::: RECORDS FOR THIS TASK :::

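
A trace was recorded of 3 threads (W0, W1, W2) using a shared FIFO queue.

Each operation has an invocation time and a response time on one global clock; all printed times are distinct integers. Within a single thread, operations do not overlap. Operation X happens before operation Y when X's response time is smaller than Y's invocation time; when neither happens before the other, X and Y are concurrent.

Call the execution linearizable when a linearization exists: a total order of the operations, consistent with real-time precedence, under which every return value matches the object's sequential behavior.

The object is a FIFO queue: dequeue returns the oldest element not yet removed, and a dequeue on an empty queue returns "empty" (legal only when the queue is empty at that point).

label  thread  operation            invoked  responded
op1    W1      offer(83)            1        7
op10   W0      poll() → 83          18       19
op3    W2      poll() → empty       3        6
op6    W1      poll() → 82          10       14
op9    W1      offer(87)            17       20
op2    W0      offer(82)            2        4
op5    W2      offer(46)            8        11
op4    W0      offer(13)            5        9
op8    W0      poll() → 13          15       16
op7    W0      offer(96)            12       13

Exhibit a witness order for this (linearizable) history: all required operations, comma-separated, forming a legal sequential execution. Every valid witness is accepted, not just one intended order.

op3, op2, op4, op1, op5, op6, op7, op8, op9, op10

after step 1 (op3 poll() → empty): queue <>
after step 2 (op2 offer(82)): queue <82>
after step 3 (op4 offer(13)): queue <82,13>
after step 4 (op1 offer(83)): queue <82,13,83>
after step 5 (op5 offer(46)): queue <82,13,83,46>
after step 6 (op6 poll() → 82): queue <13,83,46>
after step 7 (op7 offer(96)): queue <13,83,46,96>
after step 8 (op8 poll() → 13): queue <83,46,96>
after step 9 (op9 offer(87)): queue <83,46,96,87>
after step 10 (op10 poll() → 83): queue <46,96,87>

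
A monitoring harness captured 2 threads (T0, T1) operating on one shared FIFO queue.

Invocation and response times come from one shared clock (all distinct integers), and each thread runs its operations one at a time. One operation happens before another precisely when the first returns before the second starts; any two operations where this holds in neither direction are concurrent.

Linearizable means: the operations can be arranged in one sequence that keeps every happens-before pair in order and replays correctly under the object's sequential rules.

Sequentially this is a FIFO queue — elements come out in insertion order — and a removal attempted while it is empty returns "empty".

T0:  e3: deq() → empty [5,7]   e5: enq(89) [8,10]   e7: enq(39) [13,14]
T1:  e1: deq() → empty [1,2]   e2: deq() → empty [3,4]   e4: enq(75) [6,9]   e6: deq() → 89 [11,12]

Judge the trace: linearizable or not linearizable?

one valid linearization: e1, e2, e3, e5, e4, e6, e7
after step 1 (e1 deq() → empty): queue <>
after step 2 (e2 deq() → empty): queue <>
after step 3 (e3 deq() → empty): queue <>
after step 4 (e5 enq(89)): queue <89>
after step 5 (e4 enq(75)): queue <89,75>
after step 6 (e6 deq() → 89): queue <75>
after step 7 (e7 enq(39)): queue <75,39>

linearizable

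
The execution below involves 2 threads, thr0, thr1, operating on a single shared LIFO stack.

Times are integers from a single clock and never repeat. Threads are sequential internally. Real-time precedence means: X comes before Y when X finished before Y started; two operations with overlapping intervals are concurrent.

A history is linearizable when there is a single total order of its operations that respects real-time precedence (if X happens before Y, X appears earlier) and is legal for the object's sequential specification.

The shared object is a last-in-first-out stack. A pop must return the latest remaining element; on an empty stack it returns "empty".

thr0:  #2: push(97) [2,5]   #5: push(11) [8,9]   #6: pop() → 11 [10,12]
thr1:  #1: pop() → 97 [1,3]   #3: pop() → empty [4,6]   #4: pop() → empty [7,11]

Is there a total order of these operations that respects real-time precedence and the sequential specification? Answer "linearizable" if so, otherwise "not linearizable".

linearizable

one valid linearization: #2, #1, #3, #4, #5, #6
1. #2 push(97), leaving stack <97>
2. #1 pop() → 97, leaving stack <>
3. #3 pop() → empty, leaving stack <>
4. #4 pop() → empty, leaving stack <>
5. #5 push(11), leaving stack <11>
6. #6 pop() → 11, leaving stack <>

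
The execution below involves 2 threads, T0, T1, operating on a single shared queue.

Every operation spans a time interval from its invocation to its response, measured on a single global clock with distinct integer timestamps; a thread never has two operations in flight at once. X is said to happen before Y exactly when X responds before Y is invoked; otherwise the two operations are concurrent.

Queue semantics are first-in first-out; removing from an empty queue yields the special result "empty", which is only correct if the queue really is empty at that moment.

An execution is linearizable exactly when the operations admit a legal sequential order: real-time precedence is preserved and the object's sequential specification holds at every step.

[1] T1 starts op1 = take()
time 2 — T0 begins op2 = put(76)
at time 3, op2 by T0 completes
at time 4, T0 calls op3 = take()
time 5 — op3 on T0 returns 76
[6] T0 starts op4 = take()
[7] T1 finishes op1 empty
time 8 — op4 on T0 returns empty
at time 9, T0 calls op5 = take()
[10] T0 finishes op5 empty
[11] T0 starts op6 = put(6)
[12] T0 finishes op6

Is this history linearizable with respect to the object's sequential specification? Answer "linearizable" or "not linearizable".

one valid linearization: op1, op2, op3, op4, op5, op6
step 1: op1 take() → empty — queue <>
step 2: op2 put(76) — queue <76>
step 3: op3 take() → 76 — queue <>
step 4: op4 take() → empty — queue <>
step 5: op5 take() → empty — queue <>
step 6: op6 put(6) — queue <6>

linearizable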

:::
::: RECORDS FOR THIS TASK :::

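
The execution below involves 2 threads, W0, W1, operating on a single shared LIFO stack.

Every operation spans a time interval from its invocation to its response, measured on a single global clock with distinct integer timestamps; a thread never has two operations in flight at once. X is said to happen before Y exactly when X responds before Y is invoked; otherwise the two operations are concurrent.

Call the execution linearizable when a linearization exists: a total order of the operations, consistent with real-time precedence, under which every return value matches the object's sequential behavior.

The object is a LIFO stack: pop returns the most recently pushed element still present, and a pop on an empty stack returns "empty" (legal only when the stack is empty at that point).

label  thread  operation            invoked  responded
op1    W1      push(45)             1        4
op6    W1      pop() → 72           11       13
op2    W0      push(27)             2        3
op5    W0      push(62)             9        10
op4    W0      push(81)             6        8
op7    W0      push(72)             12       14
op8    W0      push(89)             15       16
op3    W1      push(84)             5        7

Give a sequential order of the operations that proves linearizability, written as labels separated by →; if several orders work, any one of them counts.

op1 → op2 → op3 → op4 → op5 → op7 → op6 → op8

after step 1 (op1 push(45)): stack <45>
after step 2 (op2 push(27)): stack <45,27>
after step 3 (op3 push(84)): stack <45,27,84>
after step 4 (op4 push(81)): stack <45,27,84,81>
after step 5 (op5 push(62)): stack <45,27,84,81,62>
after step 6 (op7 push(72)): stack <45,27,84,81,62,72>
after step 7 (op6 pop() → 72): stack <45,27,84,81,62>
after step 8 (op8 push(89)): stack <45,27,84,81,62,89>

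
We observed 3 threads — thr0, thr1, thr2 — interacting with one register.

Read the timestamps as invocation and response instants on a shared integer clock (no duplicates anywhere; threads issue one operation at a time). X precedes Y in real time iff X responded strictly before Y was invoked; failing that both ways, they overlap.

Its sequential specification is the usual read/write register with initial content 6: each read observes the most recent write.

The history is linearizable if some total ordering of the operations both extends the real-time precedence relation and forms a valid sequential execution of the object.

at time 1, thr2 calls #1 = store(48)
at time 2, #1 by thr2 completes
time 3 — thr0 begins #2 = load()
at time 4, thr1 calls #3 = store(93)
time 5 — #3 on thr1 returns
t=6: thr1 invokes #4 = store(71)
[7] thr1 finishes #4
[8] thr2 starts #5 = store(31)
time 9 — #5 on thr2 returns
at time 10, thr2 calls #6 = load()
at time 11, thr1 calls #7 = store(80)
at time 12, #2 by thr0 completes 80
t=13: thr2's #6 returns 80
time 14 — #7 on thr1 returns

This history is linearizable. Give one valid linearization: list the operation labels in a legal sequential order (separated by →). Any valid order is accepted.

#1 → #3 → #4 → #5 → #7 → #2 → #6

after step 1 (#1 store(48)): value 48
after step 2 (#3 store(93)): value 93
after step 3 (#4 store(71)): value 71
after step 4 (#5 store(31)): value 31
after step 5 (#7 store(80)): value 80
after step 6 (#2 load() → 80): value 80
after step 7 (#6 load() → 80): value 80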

:::
::: RECORDS FOR THIS TASK :::

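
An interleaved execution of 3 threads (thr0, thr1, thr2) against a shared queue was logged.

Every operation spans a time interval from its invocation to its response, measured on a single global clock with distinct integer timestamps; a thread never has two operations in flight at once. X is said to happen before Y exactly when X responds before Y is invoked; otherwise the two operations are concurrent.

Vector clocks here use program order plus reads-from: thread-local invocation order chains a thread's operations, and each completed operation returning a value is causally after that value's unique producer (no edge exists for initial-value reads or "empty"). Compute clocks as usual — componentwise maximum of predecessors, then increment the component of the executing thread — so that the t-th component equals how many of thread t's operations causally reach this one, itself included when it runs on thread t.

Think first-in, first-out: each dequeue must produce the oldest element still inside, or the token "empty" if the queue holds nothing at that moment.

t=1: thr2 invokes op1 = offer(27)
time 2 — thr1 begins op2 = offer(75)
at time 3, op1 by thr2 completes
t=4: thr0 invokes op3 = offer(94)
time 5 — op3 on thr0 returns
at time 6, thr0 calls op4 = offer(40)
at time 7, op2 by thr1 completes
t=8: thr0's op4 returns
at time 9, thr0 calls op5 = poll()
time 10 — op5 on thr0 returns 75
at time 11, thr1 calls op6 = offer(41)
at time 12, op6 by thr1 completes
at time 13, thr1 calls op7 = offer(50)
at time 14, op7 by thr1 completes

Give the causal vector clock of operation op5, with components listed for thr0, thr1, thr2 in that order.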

:::

REQUIRED ACTION
Filter the records above and copy every line that contains the word "invokes".

FINISHED EXERCISE
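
t=6: thr1 invokes #4 = store(71)
t=1: thr2 invokes op1 = offer(27)
t=4: thr0 invokes op3 = offer(94)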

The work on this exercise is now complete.